Instructions for the task:
Your task is to copy the lines of the data below from the line holding "What is φ(n) for n = 59^2 · 97 · 691?" through the line holding "Take n = 273, which", inclusive, exactly and with nothing added.

---

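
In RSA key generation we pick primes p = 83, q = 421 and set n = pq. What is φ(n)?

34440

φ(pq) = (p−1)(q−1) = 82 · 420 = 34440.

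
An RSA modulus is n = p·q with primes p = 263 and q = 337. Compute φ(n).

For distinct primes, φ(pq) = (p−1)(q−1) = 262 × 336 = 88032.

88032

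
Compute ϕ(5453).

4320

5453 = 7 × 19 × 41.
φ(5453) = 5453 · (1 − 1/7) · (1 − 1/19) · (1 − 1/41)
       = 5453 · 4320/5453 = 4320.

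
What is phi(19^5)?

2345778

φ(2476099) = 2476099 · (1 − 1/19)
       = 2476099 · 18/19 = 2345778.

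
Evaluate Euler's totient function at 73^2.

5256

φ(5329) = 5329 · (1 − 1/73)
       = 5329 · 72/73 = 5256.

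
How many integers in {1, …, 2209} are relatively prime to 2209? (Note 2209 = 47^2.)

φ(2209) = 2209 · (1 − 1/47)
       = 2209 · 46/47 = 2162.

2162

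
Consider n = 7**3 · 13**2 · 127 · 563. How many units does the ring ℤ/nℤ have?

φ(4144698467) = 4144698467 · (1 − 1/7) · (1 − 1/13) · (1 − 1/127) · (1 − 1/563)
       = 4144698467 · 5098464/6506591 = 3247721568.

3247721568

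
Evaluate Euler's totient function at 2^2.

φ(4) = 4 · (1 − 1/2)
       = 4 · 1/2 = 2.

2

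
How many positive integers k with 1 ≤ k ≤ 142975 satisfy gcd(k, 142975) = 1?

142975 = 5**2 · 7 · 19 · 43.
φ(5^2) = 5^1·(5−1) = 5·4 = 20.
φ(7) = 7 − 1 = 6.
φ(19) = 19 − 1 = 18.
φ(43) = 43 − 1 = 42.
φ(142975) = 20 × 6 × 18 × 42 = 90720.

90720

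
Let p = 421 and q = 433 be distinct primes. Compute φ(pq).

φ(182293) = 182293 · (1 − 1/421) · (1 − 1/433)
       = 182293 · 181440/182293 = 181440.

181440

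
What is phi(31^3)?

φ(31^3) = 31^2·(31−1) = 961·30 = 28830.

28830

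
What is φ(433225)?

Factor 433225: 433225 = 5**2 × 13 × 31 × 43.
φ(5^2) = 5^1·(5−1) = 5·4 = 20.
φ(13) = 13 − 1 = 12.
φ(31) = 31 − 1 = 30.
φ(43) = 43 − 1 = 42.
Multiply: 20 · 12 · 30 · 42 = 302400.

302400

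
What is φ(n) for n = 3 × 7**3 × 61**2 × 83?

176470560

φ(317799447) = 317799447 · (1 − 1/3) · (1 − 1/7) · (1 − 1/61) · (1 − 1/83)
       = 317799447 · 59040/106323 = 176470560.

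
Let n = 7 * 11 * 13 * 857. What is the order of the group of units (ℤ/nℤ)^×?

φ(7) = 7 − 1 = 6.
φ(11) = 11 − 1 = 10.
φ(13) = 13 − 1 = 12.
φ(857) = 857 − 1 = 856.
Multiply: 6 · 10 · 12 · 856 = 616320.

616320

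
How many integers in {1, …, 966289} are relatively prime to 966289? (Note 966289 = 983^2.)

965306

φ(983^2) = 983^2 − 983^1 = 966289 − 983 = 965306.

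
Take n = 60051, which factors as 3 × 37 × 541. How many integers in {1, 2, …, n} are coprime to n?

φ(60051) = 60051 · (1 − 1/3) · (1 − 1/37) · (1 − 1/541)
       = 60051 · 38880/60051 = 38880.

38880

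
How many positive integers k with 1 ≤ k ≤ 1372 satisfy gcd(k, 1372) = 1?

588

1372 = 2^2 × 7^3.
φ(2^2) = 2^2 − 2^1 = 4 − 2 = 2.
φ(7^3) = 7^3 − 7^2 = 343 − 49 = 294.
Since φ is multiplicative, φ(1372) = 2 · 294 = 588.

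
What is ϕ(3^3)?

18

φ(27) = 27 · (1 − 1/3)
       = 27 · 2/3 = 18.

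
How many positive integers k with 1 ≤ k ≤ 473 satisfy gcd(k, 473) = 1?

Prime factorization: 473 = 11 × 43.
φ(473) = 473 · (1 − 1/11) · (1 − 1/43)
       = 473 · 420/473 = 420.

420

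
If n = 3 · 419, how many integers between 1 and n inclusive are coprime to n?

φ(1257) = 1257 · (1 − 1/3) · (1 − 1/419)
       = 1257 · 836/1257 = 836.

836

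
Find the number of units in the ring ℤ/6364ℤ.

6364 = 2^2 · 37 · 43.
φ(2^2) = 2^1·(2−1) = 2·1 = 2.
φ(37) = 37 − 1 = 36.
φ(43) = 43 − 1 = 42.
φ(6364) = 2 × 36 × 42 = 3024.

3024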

---

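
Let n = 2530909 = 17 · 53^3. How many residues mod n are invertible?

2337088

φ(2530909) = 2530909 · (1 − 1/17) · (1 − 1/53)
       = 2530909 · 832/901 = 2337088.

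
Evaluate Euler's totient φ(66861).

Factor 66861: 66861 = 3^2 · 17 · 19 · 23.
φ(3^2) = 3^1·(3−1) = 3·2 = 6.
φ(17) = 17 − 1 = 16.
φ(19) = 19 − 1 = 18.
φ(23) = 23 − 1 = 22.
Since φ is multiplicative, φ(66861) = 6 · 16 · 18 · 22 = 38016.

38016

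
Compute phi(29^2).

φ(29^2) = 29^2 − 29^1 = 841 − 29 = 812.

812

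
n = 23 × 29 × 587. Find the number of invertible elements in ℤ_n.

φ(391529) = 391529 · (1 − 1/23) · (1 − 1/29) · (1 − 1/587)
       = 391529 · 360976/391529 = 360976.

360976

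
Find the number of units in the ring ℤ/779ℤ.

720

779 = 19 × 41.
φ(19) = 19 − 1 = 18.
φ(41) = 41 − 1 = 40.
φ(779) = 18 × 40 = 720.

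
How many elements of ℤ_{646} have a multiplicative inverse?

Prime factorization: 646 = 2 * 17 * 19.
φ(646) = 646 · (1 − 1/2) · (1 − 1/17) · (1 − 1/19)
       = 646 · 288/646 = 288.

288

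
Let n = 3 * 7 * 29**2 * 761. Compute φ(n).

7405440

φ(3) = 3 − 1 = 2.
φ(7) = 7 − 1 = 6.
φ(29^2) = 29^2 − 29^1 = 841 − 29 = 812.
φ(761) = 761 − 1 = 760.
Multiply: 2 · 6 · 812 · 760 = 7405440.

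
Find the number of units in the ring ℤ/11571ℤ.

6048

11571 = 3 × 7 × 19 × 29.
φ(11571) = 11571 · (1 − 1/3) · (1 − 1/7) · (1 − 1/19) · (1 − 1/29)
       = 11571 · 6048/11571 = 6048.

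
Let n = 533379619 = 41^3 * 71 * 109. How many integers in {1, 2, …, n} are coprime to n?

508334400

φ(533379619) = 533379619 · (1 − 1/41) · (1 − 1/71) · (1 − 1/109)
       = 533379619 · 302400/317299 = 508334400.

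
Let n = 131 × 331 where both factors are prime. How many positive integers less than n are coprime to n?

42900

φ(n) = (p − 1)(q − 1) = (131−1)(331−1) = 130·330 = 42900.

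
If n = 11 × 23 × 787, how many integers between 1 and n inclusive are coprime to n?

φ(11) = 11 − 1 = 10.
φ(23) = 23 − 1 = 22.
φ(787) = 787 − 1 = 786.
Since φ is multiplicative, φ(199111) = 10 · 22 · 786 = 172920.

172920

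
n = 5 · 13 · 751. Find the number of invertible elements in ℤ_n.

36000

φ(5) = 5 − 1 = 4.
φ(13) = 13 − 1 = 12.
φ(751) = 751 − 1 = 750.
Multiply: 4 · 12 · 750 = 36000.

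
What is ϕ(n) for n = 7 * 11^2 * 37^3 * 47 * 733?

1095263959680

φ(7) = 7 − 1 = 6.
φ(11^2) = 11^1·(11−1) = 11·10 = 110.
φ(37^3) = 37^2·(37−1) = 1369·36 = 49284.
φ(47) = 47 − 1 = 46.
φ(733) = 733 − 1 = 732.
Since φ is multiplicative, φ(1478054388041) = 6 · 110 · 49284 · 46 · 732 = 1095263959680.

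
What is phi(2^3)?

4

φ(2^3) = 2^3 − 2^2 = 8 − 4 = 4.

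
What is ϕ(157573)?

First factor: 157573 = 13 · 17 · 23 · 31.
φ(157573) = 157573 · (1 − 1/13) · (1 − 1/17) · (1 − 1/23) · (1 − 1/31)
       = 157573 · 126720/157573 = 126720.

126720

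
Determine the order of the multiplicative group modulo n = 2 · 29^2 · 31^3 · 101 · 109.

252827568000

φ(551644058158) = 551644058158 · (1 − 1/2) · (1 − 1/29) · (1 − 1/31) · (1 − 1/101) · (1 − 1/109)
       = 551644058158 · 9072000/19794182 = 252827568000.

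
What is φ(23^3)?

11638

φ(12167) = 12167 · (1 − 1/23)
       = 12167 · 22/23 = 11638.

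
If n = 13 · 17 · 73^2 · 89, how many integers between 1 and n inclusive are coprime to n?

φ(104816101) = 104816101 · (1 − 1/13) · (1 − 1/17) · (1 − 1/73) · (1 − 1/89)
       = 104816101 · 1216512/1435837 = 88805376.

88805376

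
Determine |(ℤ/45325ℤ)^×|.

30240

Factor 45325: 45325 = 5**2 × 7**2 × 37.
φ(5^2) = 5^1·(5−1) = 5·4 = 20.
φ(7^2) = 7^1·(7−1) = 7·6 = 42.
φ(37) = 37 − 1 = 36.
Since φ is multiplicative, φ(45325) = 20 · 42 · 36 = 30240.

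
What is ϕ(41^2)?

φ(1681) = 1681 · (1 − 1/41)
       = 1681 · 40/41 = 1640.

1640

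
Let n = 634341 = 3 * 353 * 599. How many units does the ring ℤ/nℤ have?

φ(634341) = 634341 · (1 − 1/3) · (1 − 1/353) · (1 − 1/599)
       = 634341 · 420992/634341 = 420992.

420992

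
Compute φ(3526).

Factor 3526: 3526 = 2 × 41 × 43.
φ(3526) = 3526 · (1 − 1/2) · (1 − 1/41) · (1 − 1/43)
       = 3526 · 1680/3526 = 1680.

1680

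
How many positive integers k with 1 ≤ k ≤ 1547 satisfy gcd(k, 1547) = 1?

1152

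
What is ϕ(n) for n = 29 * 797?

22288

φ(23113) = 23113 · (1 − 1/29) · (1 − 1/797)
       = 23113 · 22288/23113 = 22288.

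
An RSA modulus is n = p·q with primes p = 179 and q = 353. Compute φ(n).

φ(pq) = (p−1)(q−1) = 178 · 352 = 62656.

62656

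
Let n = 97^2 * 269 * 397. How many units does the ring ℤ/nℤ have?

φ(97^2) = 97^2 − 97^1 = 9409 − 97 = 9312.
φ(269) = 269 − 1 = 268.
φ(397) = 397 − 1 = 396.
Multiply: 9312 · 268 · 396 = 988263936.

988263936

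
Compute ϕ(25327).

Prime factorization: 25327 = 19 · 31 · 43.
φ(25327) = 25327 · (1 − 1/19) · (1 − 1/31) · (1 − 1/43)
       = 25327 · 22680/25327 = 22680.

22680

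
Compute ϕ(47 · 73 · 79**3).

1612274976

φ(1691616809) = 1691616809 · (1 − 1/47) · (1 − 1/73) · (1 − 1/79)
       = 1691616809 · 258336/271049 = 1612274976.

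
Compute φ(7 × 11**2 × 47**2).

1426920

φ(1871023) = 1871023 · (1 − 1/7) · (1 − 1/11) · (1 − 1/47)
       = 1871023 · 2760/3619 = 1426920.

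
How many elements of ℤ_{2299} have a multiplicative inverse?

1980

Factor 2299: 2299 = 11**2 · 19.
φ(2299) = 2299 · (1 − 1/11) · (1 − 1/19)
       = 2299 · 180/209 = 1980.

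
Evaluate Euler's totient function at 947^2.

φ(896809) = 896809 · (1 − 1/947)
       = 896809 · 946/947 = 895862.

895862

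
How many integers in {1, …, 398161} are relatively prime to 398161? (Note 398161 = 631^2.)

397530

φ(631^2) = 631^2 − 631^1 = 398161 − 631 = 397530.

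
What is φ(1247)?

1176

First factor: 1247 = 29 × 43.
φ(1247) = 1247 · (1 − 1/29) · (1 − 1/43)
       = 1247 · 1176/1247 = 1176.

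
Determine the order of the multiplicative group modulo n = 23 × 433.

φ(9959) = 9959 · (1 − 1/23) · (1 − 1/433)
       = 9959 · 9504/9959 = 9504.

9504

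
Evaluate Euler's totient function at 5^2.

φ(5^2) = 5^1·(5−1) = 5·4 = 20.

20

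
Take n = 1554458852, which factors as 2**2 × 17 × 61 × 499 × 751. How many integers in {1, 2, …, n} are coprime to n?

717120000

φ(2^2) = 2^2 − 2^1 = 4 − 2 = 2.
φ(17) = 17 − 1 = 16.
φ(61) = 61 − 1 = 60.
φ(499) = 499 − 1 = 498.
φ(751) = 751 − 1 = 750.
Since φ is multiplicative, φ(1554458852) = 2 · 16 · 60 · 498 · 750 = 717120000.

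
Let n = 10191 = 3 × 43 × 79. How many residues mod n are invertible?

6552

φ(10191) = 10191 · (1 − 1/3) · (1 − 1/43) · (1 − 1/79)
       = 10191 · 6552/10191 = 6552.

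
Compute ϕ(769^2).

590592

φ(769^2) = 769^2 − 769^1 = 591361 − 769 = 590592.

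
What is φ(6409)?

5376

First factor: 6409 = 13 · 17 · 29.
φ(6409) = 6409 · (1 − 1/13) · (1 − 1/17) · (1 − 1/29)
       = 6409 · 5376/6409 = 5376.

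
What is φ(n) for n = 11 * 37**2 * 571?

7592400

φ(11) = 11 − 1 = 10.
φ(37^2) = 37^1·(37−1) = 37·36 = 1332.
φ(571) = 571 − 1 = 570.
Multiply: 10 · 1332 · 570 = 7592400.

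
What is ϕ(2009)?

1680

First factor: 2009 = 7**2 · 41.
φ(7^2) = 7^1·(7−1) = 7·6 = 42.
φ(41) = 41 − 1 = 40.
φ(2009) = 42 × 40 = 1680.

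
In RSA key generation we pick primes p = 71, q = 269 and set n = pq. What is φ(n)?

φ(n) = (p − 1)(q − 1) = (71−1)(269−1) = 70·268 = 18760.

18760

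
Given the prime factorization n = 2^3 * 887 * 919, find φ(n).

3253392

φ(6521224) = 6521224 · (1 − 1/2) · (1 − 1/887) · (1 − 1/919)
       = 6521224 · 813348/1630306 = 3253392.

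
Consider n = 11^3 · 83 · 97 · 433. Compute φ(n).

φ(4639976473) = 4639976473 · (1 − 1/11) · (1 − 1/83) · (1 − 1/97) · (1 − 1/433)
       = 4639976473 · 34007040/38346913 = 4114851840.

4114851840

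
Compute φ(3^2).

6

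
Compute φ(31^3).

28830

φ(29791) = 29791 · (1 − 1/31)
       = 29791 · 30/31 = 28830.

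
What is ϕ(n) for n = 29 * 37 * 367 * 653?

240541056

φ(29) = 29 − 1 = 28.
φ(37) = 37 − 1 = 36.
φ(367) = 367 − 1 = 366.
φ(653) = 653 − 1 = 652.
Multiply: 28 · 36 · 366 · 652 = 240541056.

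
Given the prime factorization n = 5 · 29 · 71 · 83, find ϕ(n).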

---

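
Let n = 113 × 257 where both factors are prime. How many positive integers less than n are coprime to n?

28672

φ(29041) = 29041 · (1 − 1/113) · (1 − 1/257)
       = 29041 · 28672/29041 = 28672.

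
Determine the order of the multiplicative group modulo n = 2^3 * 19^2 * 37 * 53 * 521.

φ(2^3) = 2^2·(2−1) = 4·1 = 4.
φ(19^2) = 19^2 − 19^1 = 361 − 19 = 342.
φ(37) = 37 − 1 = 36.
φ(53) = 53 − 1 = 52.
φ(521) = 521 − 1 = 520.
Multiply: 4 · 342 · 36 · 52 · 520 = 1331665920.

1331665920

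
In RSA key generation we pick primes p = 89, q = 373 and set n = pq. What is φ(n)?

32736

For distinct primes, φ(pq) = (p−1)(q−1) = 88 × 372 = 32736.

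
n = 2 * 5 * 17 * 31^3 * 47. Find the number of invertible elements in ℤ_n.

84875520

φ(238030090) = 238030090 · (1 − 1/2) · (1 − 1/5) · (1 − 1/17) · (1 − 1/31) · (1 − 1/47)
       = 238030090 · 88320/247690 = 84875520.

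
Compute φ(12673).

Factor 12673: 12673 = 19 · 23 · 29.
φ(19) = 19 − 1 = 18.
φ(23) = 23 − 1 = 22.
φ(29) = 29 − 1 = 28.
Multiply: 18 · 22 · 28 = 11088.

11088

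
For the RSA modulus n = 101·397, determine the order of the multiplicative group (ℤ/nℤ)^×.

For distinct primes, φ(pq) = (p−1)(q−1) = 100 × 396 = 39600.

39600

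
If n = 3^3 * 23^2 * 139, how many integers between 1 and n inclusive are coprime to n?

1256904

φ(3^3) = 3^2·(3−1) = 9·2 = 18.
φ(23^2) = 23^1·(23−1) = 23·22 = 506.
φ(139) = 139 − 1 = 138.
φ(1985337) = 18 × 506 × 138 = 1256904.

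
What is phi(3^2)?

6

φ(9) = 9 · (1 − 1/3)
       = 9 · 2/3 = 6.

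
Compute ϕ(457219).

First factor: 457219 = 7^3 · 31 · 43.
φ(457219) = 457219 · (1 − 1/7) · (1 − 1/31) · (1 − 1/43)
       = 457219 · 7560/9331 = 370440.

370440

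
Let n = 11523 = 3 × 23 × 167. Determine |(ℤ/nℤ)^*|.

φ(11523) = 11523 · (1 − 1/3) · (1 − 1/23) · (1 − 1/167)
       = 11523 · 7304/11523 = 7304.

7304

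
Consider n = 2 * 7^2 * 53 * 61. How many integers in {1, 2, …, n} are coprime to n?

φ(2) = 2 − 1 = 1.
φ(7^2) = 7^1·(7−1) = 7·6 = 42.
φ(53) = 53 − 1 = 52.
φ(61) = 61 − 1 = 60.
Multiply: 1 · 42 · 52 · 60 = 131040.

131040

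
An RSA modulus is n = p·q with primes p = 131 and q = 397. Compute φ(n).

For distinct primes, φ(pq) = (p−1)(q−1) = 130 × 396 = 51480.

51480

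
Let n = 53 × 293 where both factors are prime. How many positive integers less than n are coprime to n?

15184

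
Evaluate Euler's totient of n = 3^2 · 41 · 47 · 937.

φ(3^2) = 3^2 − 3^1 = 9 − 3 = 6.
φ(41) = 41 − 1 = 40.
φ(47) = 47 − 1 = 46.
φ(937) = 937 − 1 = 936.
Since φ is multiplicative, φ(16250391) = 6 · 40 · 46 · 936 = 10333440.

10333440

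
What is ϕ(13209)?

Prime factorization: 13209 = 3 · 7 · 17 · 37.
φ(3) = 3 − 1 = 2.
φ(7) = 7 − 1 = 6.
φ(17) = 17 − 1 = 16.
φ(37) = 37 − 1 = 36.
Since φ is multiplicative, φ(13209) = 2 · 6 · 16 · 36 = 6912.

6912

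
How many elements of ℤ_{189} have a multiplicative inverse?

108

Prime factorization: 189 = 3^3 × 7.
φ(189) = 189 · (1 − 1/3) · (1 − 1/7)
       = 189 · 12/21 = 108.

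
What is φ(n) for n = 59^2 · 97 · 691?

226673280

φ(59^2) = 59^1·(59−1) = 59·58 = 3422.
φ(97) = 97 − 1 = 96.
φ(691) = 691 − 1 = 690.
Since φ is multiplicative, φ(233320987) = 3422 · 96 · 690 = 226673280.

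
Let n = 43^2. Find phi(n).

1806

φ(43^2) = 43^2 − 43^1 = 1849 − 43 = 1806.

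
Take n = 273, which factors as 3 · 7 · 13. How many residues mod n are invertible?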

---

Finished exercise:
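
What is φ(n) for n = 59^2 · 97 · 691?

226673280

φ(59^2) = 59^1·(59−1) = 59·58 = 3422.
φ(97) = 97 − 1 = 96.
φ(691) = 691 − 1 = 690.
Since φ is multiplicative, φ(233320987) = 3422 · 96 · 690 = 226673280.

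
Let n = 43^2. Find phi(n).

1806

φ(43^2) = 43^2 − 43^1 = 1849 − 43 = 1806.

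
Take n = 273, which factors as 3 · 7 · 13. How many residues mod n are invertible?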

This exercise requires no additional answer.